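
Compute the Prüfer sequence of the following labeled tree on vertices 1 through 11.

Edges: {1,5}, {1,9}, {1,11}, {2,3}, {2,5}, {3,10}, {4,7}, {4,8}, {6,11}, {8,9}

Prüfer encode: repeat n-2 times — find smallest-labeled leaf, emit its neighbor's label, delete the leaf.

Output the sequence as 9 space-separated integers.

Step 1: leaves = {6,7,10}. Remove smallest leaf 6, emit neighbor 11.
Step 2: leaves = {7,10,11}. Remove smallest leaf 7, emit neighbor 4.
Step 3: leaves = {4,10,11}. Remove smallest leaf 4, emit neighbor 8.
Step 4: leaves = {8,10,11}. Remove smallest leaf 8, emit neighbor 9.
Step 5: leaves = {9,10,11}. Remove smallest leaf 9, emit neighbor 1.
Step 6: leaves = {10,11}. Remove smallest leaf 10, emit neighbor 3.
Step 7: leaves = {3,11}. Remove smallest leaf 3, emit neighbor 2.
Step 8: leaves = {2,11}. Remove smallest leaf 2, emit neighbor 5.
Step 9: leaves = {5,11}. Remove smallest leaf 5, emit neighbor 1.
Done: 2 vertices remain (1, 11). Sequence = [11 4 8 9 1 3 2 5 1]

Answer: 11 4 8 9 1 3 2 5 1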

== Problem to work on ==
For each entry above, please make an exact copy.

== Exercise output ==
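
Compute the Prüfer sequence of the following labeled tree on vertices 1 through 11.

Edges: {1,5}, {1,9}, {1,11}, {2,3}, {2,5}, {3,10}, {4,7}, {4,8}, {6,11}, {8,9}

Prüfer encode: repeat n-2 times — find smallest-labeled leaf, emit its neighbor's label, delete the leaf.

Output the sequence as 9 space-separated integers.

Step 1: leaves = {6,7,10}. Remove smallest leaf 6, emit neighbor 11.
Step 2: leaves = {7,10,11}. Remove smallest leaf 7, emit neighbor 4.
Step 3: leaves = {4,10,11}. Remove smallest leaf 4, emit neighbor 8.
Step 4: leaves = {8,10,11}. Remove smallest leaf 8, emit neighbor 9.
Step 5: leaves = {9,10,11}. Remove smallest leaf 9, emit neighbor 1.
Step 6: leaves = {10,11}. Remove smallest leaf 10, emit neighbor 3.
Step 7: leaves = {3,11}. Remove smallest leaf 3, emit neighbor 2.
Step 8: leaves = {2,11}. Remove smallest leaf 2, emit neighbor 5.
Step 9: leaves = {5,11}. Remove smallest leaf 5, emit neighbor 1.
Done: 2 vertices remain (1, 11). Sequence = [11 4 8 9 1 3 2 5 1]

Answer: 11 4 8 9 1 3 2 5 1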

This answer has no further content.